Aim of the task. Could you please return each line of the data that has the word "total"?
[Start of section]
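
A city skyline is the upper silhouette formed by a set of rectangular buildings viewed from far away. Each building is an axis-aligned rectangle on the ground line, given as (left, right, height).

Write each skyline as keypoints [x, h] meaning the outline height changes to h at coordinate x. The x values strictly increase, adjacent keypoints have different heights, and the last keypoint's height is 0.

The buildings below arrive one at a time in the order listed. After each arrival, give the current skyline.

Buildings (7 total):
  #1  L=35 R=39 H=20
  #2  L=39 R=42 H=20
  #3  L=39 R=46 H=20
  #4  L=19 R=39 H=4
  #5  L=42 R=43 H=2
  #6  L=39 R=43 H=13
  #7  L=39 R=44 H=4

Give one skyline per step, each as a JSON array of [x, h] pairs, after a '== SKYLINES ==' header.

== SKYLINES ==
[[35,20],[39,0]]
[[35,20],[42,0]]
[[35,20],[46,0]]
[[19,4],[35,20],[46,0]]
[[19,4],[35,20],[46,0]]
[[19,4],[35,20],[46,0]]
[[19,4],[35,20],[46,0]]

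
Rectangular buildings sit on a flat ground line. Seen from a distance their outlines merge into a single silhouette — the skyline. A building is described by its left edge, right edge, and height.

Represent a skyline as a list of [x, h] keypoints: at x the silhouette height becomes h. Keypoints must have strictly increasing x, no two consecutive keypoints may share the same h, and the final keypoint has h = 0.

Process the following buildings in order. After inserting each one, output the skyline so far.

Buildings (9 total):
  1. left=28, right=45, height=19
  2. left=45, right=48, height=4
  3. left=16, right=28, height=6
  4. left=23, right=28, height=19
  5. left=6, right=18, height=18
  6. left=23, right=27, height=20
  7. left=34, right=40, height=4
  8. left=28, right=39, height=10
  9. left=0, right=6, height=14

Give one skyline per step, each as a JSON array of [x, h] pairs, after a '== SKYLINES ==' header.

== SKYLINES ==
[[28,19],[45,0]]
[[28,19],[45,4],[48,0]]
[[16,6],[28,19],[45,4],[48,0]]
[[16,6],[23,19],[45,4],[48,0]]
[[6,18],[18,6],[23,19],[45,4],[48,0]]
[[6,18],[18,6],[23,20],[27,19],[45,4],[48,0]]
[[6,18],[18,6],[23,20],[27,19],[45,4],[48,0]]
[[6,18],[18,6],[23,20],[27,19],[45,4],[48,0]]
[[0,14],[6,18],[18,6],[23,20],[27,19],[45,4],[48,0]]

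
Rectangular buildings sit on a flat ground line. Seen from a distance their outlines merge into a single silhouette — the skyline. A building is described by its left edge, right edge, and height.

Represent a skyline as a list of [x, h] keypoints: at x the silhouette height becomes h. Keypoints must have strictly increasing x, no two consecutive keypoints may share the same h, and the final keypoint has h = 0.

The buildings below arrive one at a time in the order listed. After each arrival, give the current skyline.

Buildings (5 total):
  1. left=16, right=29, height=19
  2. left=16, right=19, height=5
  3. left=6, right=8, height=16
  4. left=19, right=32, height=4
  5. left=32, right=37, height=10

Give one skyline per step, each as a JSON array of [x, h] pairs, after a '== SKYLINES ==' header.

== SKYLINES ==
[[16,19],[29,0]]
[[16,19],[29,0]]
[[6,16],[8,0],[16,19],[29,0]]
[[6,16],[8,0],[16,19],[29,4],[32,0]]
[[6,16],[8,0],[16,19],[29,4],[32,10],[37,0]]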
[End of section]
Finished task.
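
Buildings (7 total):
Buildings (9 total):
Buildings (5 total):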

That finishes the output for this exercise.